(Given information)

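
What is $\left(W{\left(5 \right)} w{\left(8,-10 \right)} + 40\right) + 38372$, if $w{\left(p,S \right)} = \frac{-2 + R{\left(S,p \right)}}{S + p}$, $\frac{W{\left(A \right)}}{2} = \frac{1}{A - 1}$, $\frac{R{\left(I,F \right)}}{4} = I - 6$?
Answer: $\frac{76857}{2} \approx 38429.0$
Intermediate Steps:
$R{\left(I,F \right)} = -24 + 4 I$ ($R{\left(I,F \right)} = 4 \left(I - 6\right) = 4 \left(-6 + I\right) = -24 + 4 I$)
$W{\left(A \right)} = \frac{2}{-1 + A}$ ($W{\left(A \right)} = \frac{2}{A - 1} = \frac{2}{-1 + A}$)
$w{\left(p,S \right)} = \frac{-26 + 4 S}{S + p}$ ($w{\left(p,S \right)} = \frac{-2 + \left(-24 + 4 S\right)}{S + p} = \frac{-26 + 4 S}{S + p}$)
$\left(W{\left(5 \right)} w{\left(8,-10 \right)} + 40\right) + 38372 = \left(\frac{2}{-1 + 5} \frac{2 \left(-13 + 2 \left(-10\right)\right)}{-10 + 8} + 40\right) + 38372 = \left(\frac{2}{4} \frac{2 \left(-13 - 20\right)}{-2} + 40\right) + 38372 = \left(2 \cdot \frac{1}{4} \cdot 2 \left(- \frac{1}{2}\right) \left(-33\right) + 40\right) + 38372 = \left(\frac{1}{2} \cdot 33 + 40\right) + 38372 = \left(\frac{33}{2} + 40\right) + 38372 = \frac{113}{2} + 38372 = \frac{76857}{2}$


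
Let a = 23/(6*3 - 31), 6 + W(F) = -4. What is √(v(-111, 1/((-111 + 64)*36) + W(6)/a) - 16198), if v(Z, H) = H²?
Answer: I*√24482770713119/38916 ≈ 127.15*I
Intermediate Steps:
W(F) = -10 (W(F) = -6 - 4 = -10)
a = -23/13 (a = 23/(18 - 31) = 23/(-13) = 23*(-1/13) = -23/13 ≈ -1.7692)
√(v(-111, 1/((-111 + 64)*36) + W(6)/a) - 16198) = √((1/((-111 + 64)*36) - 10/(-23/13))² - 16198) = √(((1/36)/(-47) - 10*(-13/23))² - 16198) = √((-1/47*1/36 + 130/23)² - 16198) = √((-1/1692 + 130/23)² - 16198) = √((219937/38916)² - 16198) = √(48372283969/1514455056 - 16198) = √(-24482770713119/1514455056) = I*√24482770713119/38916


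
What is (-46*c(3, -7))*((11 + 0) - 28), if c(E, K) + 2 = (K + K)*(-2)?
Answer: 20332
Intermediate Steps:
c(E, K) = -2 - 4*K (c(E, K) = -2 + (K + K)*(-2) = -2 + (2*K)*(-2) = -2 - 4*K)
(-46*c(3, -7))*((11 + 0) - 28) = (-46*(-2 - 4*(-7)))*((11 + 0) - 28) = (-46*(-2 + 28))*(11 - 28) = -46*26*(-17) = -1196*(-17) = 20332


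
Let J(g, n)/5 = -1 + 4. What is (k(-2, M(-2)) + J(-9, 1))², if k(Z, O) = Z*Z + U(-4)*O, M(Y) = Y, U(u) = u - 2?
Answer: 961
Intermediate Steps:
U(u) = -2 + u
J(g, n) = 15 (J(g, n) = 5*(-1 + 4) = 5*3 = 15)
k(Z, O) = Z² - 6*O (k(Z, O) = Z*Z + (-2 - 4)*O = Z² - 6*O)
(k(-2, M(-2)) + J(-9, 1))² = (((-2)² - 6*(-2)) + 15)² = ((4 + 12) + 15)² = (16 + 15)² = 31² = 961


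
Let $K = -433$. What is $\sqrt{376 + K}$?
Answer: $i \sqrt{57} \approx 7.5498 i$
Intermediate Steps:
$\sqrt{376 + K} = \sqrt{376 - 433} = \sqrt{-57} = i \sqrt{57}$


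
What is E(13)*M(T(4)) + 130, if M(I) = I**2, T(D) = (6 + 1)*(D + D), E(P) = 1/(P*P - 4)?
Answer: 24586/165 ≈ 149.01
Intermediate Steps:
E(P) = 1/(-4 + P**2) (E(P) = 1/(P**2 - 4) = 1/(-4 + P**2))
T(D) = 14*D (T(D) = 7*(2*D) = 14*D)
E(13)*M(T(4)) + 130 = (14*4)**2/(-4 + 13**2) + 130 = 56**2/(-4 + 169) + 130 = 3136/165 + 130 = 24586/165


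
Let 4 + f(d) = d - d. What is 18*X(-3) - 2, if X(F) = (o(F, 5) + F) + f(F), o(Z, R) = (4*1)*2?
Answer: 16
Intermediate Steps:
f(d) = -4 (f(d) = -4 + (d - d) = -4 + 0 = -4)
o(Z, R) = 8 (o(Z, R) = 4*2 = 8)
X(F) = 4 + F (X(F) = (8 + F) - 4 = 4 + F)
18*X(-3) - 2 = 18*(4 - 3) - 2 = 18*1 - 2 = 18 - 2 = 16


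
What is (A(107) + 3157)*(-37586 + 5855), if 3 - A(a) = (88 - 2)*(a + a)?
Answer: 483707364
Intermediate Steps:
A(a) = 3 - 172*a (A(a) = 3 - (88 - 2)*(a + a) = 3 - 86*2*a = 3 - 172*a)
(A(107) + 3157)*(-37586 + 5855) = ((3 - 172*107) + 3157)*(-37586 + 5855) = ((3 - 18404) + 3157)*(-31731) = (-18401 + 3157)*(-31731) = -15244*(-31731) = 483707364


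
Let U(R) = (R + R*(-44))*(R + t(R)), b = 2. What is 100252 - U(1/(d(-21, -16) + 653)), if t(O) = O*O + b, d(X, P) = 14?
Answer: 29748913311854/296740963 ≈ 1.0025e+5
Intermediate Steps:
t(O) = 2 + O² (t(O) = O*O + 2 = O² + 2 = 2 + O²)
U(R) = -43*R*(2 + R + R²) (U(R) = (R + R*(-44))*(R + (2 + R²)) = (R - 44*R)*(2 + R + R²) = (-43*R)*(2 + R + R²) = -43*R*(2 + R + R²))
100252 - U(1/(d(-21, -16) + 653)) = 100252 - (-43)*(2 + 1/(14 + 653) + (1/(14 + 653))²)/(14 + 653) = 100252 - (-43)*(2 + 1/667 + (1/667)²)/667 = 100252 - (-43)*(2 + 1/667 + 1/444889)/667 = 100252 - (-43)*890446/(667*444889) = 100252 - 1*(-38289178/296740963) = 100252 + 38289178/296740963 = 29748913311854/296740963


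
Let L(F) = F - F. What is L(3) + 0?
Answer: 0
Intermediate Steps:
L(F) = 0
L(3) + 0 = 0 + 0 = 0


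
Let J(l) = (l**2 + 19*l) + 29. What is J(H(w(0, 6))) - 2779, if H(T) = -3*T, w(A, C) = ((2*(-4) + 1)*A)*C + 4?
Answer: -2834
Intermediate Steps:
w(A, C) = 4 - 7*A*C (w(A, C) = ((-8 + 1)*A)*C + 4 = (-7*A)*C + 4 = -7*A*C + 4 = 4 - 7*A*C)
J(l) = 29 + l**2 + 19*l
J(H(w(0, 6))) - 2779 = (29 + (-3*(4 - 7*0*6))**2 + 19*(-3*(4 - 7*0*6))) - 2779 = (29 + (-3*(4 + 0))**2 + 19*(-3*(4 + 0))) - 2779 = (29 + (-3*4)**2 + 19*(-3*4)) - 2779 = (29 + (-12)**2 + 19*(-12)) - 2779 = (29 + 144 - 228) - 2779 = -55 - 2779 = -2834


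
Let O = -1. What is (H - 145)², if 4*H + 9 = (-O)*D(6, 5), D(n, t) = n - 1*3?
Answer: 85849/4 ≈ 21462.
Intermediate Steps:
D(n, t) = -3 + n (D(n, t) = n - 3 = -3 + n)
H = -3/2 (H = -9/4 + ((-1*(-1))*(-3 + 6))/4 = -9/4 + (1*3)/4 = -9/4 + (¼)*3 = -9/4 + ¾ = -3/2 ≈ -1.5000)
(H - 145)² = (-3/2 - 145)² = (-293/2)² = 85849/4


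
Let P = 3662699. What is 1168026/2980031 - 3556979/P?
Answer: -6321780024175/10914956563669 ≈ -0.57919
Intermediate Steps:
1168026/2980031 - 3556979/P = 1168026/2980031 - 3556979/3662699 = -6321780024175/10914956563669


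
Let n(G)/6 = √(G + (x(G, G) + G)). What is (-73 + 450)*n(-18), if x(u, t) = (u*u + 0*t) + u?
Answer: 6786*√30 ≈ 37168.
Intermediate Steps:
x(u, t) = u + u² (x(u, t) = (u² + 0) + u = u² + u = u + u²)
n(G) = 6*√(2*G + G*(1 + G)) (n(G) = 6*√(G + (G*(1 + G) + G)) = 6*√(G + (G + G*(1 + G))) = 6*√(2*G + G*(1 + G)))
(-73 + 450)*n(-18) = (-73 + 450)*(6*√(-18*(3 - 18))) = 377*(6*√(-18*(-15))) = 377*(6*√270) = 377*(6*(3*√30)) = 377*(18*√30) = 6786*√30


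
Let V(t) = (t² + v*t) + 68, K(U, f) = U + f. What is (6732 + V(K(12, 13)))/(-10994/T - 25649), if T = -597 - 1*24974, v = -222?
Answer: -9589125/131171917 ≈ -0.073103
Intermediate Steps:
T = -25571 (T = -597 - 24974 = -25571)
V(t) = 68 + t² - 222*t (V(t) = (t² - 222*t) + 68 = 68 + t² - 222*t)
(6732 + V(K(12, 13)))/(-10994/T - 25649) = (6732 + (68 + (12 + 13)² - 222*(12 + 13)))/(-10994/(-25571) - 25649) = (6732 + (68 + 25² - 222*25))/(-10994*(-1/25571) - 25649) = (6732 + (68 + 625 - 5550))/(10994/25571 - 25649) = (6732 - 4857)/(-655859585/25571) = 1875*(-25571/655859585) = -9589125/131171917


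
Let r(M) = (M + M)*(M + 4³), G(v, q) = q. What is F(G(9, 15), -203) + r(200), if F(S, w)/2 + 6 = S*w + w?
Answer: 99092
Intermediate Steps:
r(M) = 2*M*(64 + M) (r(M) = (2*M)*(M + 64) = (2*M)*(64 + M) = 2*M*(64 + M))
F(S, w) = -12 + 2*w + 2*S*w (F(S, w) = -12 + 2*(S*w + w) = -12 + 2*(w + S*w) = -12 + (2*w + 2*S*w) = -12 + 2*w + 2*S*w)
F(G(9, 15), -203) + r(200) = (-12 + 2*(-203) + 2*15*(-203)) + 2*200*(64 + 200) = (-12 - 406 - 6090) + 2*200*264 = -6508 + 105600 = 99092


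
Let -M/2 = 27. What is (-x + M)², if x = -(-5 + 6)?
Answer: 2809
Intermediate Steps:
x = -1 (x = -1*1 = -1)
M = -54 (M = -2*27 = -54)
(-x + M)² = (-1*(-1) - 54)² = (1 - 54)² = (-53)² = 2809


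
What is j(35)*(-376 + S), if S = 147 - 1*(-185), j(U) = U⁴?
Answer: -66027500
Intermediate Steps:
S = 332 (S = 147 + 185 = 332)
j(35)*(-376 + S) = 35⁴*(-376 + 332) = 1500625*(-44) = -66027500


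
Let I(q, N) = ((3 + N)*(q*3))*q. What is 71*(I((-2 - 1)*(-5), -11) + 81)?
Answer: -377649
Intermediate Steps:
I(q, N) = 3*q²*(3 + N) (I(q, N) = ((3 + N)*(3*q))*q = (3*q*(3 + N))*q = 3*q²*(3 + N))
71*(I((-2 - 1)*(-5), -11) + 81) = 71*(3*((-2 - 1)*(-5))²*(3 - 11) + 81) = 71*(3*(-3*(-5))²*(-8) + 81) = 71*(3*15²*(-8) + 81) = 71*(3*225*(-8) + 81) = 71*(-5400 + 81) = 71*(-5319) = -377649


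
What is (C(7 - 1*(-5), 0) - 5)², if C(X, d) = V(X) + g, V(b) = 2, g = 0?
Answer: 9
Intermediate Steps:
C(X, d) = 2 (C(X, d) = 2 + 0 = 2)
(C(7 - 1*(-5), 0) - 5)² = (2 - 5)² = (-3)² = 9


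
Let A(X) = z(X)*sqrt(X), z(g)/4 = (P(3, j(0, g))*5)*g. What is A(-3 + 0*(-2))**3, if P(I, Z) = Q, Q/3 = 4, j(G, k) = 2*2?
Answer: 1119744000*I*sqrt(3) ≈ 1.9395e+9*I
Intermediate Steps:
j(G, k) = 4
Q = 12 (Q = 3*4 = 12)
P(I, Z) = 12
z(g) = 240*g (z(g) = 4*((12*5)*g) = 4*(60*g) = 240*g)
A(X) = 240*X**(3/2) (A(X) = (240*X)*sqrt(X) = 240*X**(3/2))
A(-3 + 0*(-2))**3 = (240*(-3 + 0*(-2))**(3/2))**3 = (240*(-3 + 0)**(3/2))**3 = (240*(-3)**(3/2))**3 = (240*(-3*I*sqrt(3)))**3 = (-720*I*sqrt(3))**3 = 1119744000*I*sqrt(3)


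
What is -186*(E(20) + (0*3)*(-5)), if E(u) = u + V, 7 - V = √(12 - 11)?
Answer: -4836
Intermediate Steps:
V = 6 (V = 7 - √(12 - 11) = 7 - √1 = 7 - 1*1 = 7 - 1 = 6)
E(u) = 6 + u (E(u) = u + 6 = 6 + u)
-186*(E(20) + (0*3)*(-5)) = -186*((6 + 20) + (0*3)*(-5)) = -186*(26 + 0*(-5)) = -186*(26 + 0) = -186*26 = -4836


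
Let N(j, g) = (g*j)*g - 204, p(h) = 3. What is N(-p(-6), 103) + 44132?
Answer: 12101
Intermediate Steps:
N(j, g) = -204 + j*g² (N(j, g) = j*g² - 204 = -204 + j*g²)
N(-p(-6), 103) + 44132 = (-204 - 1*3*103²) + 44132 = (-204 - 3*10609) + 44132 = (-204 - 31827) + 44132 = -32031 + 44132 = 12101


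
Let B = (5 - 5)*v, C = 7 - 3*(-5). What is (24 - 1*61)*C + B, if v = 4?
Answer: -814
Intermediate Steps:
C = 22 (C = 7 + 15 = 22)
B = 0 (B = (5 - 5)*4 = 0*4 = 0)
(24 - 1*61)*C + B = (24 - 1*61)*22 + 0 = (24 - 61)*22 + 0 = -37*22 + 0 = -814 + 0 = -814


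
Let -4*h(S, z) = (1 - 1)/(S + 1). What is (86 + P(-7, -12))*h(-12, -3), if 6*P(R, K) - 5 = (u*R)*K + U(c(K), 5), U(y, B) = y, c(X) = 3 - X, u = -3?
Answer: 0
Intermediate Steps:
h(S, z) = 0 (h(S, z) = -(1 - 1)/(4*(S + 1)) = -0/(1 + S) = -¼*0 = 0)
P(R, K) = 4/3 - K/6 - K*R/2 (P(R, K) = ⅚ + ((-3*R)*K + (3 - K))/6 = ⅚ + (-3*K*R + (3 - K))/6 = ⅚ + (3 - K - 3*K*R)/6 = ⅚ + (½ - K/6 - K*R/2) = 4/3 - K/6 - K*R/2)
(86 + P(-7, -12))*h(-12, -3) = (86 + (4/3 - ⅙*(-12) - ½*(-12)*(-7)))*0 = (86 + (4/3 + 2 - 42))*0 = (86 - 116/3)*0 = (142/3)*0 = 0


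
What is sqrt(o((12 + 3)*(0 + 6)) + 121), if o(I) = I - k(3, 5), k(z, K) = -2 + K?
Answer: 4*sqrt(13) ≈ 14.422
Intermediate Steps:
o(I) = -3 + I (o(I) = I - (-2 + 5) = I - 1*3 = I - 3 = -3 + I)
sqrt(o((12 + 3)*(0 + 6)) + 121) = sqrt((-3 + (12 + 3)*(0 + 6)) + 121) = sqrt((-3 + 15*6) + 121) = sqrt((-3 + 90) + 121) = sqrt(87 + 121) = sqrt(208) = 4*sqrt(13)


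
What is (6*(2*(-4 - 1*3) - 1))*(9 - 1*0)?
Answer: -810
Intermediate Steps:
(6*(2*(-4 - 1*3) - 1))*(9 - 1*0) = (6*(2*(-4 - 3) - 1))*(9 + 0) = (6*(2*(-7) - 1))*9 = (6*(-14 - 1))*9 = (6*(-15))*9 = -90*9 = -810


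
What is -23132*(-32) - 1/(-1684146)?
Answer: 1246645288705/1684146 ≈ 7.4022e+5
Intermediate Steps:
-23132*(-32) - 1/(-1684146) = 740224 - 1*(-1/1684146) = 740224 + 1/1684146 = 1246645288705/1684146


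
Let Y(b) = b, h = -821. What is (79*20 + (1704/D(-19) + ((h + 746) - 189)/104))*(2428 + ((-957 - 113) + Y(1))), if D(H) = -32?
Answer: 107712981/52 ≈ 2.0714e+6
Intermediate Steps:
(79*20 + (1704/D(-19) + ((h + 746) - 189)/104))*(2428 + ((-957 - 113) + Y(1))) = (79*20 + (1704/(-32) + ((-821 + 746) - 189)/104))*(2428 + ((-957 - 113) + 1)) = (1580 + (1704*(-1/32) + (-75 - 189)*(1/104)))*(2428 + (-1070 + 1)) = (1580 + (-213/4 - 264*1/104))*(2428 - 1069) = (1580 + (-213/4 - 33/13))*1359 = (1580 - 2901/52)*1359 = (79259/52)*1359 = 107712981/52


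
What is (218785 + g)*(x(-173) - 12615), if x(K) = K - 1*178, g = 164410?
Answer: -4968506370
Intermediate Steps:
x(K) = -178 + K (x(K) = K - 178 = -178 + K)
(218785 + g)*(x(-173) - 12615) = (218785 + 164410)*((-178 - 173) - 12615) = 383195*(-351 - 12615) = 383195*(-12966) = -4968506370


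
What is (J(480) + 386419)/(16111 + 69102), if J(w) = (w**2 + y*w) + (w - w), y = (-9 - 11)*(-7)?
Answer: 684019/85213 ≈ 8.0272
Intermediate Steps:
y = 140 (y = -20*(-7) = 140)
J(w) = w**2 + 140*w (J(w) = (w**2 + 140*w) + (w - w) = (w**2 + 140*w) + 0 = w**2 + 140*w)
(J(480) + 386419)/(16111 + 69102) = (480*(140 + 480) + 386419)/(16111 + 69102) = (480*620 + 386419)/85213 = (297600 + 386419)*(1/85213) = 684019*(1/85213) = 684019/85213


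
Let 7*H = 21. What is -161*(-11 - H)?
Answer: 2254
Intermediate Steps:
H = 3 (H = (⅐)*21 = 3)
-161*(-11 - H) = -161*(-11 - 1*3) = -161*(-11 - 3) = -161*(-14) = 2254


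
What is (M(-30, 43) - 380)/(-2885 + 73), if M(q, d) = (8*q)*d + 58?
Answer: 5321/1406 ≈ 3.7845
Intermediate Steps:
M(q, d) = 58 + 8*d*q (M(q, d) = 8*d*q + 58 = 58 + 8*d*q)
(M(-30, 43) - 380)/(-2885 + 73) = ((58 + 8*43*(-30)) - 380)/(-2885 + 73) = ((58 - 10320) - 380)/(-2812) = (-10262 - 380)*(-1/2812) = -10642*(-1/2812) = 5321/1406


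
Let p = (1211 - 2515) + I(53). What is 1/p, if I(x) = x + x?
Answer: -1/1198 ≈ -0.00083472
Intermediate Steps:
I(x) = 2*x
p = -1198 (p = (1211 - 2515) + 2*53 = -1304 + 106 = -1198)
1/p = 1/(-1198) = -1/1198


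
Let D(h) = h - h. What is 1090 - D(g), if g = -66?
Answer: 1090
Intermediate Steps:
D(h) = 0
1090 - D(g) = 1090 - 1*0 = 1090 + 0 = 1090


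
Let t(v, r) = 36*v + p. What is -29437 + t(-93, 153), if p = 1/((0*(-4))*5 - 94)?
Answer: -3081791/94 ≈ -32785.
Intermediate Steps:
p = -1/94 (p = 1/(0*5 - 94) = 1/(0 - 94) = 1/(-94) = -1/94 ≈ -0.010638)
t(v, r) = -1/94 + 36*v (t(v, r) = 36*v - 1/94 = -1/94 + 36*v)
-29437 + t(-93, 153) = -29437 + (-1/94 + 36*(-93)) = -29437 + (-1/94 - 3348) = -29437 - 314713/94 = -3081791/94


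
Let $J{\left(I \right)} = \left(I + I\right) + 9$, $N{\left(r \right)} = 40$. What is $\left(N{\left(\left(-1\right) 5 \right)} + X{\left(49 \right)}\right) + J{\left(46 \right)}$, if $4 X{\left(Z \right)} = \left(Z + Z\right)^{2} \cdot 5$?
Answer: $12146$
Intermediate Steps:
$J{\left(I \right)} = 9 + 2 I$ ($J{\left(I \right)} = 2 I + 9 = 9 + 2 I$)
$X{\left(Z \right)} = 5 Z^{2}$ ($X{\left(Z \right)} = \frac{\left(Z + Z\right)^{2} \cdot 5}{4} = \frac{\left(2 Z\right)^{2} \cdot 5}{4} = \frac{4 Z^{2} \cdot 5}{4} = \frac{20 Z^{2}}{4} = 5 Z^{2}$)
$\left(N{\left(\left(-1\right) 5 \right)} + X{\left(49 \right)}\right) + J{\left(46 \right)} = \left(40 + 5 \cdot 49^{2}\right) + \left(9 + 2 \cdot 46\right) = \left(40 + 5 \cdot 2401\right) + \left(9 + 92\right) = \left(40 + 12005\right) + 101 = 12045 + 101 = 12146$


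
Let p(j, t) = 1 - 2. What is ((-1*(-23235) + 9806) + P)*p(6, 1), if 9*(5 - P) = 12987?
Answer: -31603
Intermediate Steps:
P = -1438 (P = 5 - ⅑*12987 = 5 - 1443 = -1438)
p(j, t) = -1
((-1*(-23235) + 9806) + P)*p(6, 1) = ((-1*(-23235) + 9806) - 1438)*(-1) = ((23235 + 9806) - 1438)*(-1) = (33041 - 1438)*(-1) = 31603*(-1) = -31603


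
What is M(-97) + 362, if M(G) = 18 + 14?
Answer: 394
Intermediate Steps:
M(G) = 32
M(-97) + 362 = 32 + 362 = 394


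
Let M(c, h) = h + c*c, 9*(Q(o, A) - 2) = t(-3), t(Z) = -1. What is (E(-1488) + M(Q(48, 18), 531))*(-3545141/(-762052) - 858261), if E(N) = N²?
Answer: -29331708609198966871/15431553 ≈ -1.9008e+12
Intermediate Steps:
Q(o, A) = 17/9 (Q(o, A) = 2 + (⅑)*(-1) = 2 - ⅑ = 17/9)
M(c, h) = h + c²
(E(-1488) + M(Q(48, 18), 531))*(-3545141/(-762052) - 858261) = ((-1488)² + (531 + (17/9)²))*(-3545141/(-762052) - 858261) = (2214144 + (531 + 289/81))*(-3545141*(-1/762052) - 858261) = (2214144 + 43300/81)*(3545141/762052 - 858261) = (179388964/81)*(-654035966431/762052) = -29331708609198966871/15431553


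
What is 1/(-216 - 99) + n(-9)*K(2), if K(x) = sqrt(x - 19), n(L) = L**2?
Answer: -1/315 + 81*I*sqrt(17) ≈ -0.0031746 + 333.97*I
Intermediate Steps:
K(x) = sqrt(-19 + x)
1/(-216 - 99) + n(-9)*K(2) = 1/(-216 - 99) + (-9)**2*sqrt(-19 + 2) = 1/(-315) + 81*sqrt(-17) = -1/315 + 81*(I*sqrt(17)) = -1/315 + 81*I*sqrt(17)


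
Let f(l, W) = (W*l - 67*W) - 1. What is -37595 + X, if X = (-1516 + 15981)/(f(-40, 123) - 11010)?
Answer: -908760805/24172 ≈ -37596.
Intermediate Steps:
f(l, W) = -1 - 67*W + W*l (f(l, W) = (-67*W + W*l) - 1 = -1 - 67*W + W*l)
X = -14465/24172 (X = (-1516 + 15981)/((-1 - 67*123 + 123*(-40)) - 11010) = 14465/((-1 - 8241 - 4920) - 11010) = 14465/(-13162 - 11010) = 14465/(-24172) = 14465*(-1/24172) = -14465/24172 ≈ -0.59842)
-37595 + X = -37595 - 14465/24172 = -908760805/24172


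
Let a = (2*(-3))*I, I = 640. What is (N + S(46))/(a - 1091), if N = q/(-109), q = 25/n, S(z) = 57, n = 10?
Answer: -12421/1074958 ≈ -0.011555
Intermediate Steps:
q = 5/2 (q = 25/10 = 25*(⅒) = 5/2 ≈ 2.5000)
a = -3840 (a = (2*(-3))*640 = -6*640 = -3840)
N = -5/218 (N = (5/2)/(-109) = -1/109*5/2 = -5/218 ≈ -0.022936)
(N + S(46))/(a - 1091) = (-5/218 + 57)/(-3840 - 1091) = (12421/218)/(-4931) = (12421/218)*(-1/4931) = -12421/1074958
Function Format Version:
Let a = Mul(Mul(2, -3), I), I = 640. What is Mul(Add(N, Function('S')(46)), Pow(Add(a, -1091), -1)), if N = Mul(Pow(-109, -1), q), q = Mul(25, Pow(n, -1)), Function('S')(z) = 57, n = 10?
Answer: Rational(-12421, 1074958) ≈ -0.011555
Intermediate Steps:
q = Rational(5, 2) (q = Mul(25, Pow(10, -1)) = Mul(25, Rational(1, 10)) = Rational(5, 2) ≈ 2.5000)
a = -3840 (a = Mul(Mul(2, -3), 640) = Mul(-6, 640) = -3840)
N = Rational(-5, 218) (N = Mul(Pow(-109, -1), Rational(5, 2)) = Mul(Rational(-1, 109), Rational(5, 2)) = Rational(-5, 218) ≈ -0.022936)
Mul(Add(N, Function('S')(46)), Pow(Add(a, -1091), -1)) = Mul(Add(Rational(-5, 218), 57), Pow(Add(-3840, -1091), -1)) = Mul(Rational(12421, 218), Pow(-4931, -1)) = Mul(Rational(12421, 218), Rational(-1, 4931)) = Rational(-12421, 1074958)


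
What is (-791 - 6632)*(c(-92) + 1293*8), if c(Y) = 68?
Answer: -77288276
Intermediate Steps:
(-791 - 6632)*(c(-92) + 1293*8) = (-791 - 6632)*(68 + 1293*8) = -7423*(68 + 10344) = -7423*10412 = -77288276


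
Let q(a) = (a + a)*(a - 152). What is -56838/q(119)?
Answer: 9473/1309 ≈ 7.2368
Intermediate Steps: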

(End Given information)

Exercise directions —
In the listing above, locate the line containing "Let f(l, W)" and the line containing "Answer: Rational(-12421, 1074958) ≈ -0.011555", then transcribe both and every line between them verbatim.

Answer for the task —
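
Let f(l, W) = (W*l - 67*W) - 1. What is -37595 + X, if X = (-1516 + 15981)/(f(-40, 123) - 11010)?
Answer: -908760805/24172 ≈ -37596.
Intermediate Steps:
f(l, W) = -1 - 67*W + W*l (f(l, W) = (-67*W + W*l) - 1 = -1 - 67*W + W*l)
X = -14465/24172 (X = (-1516 + 15981)/((-1 - 67*123 + 123*(-40)) - 11010) = 14465/((-1 - 8241 - 4920) - 11010) = 14465/(-13162 - 11010) = 14465/(-24172) = 14465*(-1/24172) = -14465/24172 ≈ -0.59842)
-37595 + X = -37595 - 14465/24172 = -908760805/24172


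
Let a = (2*(-3))*I, I = 640. What is (N + S(46))/(a - 1091), if N = q/(-109), q = 25/n, S(z) = 57, n = 10?
Answer: -12421/1074958 ≈ -0.011555
Intermediate Steps:
q = 5/2 (q = 25/10 = 25*(⅒) = 5/2 ≈ 2.5000)
a = -3840 (a = (2*(-3))*640 = -6*640 = -3840)
N = -5/218 (N = (5/2)/(-109) = -1/109*5/2 = -5/218 ≈ -0.022936)
(N + S(46))/(a - 1091) = (-5/218 + 57)/(-3840 - 1091) = (12421/218)/(-4931) = (12421/218)*(-1/4931) = -12421/1074958
Function Format Version:
Let a = Mul(Mul(2, -3), I), I = 640. What is Mul(Add(N, Function('S')(46)), Pow(Add(a, -1091), -1)), if N = Mul(Pow(-109, -1), q), q = Mul(25, Pow(n, -1)), Function('S')(z) = 57, n = 10?
Answer: Rational(-12421, 1074958) ≈ -0.011555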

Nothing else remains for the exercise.